Stored items:
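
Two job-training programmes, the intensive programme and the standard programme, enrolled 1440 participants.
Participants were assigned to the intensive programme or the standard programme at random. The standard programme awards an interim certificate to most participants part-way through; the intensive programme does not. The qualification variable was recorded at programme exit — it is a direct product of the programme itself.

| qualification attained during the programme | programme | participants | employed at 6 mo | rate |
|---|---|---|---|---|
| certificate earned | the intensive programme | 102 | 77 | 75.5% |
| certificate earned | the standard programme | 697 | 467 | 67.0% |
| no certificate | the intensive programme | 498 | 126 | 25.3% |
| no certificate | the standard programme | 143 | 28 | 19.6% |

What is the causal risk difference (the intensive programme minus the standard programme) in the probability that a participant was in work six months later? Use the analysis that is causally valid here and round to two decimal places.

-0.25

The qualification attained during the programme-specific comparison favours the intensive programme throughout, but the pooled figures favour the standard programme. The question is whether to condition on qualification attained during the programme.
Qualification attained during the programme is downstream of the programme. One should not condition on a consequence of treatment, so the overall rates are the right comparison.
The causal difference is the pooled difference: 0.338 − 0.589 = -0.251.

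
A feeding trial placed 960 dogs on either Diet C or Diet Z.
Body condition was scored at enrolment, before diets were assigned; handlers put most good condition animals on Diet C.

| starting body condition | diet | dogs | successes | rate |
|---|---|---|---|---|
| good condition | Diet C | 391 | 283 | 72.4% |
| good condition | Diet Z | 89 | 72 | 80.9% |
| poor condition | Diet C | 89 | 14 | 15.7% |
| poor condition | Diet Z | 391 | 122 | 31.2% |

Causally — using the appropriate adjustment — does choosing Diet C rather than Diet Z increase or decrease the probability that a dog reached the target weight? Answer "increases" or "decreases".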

**EXERCISE DESCRIPTION**
Scan the records for the string "poor" and show every line that contains it.

**WRITTEN ANSWER**
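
| poor condition | Diet C | 89 | 14 | 15.7% |
| poor condition | Diet Z | 391 | 122 | 31.2% |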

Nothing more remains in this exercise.